*** Data excerpts ***

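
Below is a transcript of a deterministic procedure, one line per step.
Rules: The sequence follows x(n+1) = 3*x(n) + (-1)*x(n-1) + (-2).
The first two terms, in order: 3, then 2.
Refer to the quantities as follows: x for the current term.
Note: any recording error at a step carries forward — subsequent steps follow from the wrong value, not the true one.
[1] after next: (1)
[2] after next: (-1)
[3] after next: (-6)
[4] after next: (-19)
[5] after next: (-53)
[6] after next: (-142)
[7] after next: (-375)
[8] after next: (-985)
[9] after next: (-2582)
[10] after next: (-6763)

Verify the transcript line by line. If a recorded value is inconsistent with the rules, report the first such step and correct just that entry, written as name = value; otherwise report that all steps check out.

Recomputing the run from the initial state:
step 1: x = 1
step 2: x = -1
step 3: x = -6
step 4: x = -19
step 5: x = -53
step 6: x = -142
step 7: x = -375
step 8: x = -985
step 9: x = -2582
step 10: x = -6763
This matches the transcript at every step.

no error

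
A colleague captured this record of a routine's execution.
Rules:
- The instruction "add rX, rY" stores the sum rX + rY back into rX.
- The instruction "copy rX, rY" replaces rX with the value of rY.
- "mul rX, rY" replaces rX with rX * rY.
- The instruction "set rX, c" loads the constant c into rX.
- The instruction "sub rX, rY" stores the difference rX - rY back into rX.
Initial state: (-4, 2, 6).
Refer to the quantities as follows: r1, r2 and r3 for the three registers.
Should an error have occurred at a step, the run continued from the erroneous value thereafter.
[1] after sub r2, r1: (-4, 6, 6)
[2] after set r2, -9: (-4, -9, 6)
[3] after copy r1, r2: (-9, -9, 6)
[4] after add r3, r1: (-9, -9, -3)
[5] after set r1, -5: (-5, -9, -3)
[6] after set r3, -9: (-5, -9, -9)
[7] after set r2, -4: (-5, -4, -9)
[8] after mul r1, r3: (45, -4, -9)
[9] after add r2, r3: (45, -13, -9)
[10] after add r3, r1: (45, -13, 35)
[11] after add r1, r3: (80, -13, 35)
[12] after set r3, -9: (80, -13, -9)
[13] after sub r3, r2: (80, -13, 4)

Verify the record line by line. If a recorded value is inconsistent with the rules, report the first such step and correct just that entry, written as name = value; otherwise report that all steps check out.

step 10, r3 = 36

Step 1: r2 = 2 - -4 = 6 — exactly as logged.
Step 2: r2 = -9 — same as recorded.
Step 3: r1 = -9 — same as recorded.
Step 4: r3 = 6 + -9 = -3 — matches.
Step 5: r1 = -5 — consistent with the record.
Step 6: r3 = -9 — confirmed correct.
Step 7: r2 = -4 — verified.
Step 8: r1 = -5 * -9 = 45 — agrees with the record.
Step 9: r2 = -4 + -9 = -13 — no discrepancy.
Step 10: r3 = -9 + 45 = 36 — the record disagrees here.
The earliest wrong entry is at step 10: it should read r3 = 36.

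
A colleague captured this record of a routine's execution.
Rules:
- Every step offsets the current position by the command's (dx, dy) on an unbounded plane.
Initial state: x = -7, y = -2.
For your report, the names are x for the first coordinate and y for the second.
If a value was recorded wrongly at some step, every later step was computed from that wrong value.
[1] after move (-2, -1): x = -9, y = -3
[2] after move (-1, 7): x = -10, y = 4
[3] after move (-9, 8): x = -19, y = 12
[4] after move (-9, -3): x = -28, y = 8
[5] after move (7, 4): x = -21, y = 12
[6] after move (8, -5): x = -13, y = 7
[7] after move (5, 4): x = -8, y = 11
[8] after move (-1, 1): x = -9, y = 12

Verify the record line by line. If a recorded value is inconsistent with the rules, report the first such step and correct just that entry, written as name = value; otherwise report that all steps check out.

step 1: x = -7 + (-2) = -9, y = -2 + (-1) = -3 -> consistent with the record
step 2: x = -9 + (-1) = -10, y = -3 + (7) = 4 -> same as recorded
step 3: x = -10 + (-9) = -19, y = 4 + (8) = 12 -> confirmed correct
step 4: x = -19 + (-9) = -28, y = 12 + (-3) = 9 -> the record has a different value
First incorrect step: 4; the correct value is y = 9.

step 4, y = 9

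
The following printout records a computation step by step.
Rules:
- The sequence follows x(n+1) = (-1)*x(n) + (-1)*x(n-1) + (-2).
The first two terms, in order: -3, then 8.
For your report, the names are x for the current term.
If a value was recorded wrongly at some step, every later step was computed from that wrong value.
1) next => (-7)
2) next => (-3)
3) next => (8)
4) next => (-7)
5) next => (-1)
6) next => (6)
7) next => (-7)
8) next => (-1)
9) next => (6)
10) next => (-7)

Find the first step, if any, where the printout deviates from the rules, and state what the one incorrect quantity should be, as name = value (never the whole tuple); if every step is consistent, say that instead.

step 5, x = -3

Recomputing the run from the initial state:
step 1: x = -7
step 2: x = -3
step 3: x = 8
step 4: x = -7
step 5: x = -3
step 6: x = 8
step 7: x = -7
step 8: x = -3
step 9: x = 8
step 10: x = -7
The first disagreement with the printout is at step 5, where the value should be x = -3.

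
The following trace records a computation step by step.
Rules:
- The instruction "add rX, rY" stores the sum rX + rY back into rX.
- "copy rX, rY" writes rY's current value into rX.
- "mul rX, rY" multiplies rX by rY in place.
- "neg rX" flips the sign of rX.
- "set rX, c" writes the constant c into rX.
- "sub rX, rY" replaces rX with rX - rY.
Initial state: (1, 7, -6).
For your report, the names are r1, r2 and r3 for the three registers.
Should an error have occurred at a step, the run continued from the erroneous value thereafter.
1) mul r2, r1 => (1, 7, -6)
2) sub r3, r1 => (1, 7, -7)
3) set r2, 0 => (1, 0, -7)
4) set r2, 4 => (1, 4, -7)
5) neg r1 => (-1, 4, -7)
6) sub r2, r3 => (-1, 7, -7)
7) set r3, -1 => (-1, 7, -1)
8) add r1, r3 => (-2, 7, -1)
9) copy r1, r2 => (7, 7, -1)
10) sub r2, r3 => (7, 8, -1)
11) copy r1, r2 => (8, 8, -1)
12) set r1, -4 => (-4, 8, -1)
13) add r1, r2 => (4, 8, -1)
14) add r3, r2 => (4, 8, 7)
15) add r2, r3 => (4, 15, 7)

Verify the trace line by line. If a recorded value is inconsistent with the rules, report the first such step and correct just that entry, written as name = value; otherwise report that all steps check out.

1. r2 = 7 * 1 = 7 (same as recorded)
2. r3 = -6 - 1 = -7 (agrees with the trace)
3. r2 = 0 (matches)
4. r2 = 4 (exactly as logged)
5. r1 = -(1) = -1 (exactly as logged)
6. r2 = 4 - -7 = 11 (this is not what the trace shows)
The earliest wrong entry is at step 6: it should read r2 = 11.

step 6, r2 = 11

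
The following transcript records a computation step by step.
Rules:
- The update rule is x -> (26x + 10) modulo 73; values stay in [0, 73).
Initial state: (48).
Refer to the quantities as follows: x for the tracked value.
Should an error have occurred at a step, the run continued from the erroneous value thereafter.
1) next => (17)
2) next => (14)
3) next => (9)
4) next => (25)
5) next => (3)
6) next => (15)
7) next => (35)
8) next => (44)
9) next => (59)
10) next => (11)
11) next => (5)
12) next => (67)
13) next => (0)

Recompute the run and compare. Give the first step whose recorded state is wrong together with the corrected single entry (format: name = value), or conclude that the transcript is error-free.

step 11, x = 4

Recomputing the run from the initial state:
step 1: x = 17
step 2: x = 14
step 3: x = 9
step 4: x = 25
step 5: x = 3
step 6: x = 15
step 7: x = 35
step 8: x = 44
step 9: x = 59
step 10: x = 11
step 11: x = 4
step 12: x = 41
step 13: x = 54
The first disagreement with the transcript is at step 11, where the value should be x = 4.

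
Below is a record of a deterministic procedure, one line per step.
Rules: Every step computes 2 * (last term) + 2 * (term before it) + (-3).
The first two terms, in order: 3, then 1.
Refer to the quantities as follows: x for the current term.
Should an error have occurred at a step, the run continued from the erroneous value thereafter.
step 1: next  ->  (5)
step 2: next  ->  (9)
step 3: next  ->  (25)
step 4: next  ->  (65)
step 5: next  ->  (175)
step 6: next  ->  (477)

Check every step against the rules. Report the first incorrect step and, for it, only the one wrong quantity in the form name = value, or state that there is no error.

1. x = 2*(1) + (2)*(3) + (-3) = 5 (no discrepancy)
2. x = 2*(5) + (2)*(1) + (-3) = 9 (exactly as logged)
3. x = 2*(9) + (2)*(5) + (-3) = 25 (verified)
4. x = 2*(25) + (2)*(9) + (-3) = 65 (checks out)
5. x = 2*(65) + (2)*(25) + (-3) = 177 (not what was recorded)
The audit stops at step 5: the recorded entry is wrong and should be x = 177.

step 5, x = 177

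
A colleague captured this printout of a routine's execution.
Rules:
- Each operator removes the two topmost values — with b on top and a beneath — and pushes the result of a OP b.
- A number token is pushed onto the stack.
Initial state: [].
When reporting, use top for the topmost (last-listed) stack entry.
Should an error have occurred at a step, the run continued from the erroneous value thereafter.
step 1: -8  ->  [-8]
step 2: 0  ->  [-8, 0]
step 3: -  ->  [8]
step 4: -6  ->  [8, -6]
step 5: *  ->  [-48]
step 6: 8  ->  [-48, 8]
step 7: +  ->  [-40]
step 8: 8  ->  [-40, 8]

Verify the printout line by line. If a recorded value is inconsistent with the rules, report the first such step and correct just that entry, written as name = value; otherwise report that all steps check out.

step 3, top = -8

Recomputing the run from the initial state:
step 1: [-8]
step 2: [-8, 0]
step 3: [-8]
step 4: [-8, -6]
step 5: [48]
step 6: [48, 8]
step 7: [56]
step 8: [56, 8]
The first disagreement with the printout is at step 3, where the value should be top = -8.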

*** End of Data excerpts ***

Return the span of lines in the data above that opens at the line with "writes the constant c into rX." and closes at the line with "13) next => (0)", exactly, ends included, nothing else.

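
- "set rX, c" writes the constant c into rX.
- "sub rX, rY" replaces rX with rX - rY.
Initial state: (1, 7, -6).
For your report, the names are r1, r2 and r3 for the three registers.
Should an error have occurred at a step, the run continued from the erroneous value thereafter.
1) mul r2, r1 => (1, 7, -6)
2) sub r3, r1 => (1, 7, -7)
3) set r2, 0 => (1, 0, -7)
4) set r2, 4 => (1, 4, -7)
5) neg r1 => (-1, 4, -7)
6) sub r2, r3 => (-1, 7, -7)
7) set r3, -1 => (-1, 7, -1)
8) add r1, r3 => (-2, 7, -1)
9) copy r1, r2 => (7, 7, -1)
10) sub r2, r3 => (7, 8, -1)
11) copy r1, r2 => (8, 8, -1)
12) set r1, -4 => (-4, 8, -1)
13) add r1, r2 => (4, 8, -1)
14) add r3, r2 => (4, 8, 7)
15) add r2, r3 => (4, 15, 7)

Verify the trace line by line. If a recorded value is inconsistent with the rules, report the first such step and correct just that entry, written as name = value; otherwise report that all steps check out.

1. r2 = 7 * 1 = 7 (same as recorded)
2. r3 = -6 - 1 = -7 (agrees with the trace)
3. r2 = 0 (matches)
4. r2 = 4 (exactly as logged)
5. r1 = -(1) = -1 (exactly as logged)
6. r2 = 4 - -7 = 11 (this is not what the trace shows)
The earliest wrong entry is at step 6: it should read r2 = 11.

step 6, r2 = 11

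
The following transcript records a computation step by step.
Rules:
- The update rule is x -> (26x + 10) modulo 73; values stay in [0, 73).
Initial state: (48).
Refer to the quantities as follows: x for the tracked value.
Should an error have occurred at a step, the run continued from the erroneous value thereafter.
1) next => (17)
2) next => (14)
3) next => (9)
4) next => (25)
5) next => (3)
6) next => (15)
7) next => (35)
8) next => (44)
9) next => (59)
10) next => (11)
11) next => (5)
12) next => (67)
13) next => (0)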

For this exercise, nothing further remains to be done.